##### Exercise data #####

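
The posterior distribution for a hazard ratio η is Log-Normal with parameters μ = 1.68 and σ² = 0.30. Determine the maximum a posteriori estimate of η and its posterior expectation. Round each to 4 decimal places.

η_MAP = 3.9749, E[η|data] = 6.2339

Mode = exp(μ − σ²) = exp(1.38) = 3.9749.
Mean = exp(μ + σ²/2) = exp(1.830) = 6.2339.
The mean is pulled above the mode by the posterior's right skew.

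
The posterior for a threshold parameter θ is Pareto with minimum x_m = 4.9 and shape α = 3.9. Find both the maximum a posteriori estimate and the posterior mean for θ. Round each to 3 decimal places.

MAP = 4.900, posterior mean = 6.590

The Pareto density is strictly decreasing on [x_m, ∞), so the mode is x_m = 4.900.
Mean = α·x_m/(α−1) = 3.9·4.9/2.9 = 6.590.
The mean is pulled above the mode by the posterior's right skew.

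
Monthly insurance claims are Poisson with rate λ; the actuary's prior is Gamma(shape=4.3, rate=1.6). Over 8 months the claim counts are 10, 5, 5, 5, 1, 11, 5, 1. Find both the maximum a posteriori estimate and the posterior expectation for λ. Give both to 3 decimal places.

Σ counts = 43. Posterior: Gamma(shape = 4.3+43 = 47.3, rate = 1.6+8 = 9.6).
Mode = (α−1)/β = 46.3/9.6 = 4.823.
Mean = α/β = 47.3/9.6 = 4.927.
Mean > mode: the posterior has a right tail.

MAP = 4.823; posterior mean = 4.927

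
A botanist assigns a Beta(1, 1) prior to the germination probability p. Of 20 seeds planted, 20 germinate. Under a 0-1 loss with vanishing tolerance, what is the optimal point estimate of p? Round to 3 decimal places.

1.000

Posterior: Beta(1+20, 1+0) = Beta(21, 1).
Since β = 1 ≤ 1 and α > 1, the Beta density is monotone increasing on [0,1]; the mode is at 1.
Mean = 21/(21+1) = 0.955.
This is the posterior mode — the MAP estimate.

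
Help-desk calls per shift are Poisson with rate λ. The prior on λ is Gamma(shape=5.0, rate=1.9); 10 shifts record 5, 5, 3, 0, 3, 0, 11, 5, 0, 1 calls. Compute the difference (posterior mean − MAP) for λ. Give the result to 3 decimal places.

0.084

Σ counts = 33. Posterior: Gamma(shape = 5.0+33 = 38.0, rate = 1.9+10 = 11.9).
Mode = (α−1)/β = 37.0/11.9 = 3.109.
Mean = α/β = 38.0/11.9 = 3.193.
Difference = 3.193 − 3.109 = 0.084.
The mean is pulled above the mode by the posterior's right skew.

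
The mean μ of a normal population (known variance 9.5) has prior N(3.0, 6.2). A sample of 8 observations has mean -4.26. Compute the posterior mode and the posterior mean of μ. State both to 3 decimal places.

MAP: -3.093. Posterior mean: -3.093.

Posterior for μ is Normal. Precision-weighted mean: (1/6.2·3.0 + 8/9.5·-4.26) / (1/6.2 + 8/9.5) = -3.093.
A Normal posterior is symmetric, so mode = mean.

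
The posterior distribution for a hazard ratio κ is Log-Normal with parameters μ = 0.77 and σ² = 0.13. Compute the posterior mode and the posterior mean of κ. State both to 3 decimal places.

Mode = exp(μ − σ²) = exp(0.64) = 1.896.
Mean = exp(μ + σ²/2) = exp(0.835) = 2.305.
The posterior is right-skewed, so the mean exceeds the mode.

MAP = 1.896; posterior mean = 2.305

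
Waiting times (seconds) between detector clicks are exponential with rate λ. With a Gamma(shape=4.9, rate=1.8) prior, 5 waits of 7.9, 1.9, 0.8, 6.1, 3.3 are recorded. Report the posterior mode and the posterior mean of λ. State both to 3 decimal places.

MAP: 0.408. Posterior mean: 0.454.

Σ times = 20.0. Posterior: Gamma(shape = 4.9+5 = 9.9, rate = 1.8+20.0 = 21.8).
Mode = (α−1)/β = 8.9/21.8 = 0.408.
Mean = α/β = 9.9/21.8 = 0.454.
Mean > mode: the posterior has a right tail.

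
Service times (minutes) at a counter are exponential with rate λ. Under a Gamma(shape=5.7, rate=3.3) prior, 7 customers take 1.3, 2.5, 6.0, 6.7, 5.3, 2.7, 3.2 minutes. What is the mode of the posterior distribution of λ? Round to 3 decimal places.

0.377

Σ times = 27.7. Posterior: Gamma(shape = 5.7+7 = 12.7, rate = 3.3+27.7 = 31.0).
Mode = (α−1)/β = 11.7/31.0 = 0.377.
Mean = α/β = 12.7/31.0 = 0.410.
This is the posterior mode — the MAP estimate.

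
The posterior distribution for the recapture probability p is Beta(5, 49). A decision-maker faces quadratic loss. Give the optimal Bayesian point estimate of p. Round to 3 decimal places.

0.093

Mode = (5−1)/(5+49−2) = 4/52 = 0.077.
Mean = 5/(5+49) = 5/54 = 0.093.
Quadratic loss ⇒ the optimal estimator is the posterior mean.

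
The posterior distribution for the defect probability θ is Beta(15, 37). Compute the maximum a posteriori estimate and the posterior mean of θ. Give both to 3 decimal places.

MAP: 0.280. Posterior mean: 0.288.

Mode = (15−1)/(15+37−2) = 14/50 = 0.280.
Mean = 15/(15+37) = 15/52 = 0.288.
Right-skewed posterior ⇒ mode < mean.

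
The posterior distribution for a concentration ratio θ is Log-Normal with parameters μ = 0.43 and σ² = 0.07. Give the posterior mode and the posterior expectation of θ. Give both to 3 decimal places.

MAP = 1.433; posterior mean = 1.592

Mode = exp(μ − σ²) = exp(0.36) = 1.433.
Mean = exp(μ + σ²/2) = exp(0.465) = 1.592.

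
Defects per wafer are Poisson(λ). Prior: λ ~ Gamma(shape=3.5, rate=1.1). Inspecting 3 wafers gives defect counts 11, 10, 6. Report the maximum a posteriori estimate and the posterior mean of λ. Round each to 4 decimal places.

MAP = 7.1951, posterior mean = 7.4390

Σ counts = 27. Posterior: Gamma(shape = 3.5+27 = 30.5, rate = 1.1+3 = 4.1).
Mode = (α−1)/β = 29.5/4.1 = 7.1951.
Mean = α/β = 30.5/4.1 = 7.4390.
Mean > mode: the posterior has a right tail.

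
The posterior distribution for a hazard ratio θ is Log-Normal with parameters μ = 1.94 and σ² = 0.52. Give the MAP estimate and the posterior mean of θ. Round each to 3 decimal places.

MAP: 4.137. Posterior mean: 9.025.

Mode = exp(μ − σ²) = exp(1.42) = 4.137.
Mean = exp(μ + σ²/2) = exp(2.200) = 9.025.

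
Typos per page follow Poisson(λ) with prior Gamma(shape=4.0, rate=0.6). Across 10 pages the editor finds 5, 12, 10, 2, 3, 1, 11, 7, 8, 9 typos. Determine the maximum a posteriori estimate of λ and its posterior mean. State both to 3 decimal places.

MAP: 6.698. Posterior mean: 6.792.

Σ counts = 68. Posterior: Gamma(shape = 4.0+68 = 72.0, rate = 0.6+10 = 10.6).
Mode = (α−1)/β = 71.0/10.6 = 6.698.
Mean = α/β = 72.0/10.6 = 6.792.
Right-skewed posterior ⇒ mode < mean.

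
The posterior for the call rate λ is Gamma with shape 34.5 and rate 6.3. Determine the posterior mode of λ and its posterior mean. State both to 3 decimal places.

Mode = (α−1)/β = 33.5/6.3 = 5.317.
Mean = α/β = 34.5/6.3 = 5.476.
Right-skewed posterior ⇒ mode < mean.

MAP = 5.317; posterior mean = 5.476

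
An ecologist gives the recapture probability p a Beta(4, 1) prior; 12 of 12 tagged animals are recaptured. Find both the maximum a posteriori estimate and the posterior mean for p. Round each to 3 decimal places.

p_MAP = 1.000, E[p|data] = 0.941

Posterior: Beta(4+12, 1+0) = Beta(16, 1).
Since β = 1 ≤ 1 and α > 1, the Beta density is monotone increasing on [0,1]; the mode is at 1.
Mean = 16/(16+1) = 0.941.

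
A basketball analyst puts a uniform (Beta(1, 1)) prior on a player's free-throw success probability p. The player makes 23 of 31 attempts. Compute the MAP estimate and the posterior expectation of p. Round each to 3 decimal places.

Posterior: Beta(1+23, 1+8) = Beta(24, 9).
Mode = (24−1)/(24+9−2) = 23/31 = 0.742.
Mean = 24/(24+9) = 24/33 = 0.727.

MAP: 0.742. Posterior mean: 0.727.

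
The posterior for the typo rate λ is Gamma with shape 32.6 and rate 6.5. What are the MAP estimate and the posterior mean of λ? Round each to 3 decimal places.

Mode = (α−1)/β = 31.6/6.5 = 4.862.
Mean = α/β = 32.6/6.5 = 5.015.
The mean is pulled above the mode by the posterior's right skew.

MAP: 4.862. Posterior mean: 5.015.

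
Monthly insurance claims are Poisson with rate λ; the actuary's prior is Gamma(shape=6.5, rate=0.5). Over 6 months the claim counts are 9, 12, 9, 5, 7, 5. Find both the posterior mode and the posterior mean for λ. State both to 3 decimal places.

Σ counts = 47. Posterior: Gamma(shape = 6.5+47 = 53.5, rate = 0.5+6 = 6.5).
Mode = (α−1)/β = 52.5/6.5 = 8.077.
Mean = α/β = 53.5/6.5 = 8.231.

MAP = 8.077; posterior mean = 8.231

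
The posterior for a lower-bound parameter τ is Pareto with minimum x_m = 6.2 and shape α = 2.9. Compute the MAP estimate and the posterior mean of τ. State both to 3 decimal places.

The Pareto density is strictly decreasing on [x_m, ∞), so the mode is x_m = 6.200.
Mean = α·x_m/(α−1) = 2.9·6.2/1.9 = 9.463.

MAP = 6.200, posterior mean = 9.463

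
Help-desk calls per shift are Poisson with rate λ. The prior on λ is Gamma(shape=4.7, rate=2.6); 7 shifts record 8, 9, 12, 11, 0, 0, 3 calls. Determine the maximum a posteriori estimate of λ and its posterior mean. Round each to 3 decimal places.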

#####

> [Problem statement] Once you find the line containing "The posterior for a lower-bound", copy it and every line after it through the end of the records, exactly as they stand.

> [Solved exercise]
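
The posterior for a lower-bound parameter τ is Pareto with minimum x_m = 6.2 and shape α = 2.9. Compute the MAP estimate and the posterior mean of τ. State both to 3 decimal places.

The Pareto density is strictly decreasing on [x_m, ∞), so the mode is x_m = 6.200.
Mean = α·x_m/(α−1) = 2.9·6.2/1.9 = 9.463.

MAP = 6.200, posterior mean = 9.463

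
Help-desk calls per shift are Poisson with rate λ. The prior on λ is Gamma(shape=4.7, rate=2.6); 7 shifts record 8, 9, 12, 11, 0, 0, 3 calls. Determine the maximum a posteriori estimate of λ and its posterior mean. Round each to 3 decimal places.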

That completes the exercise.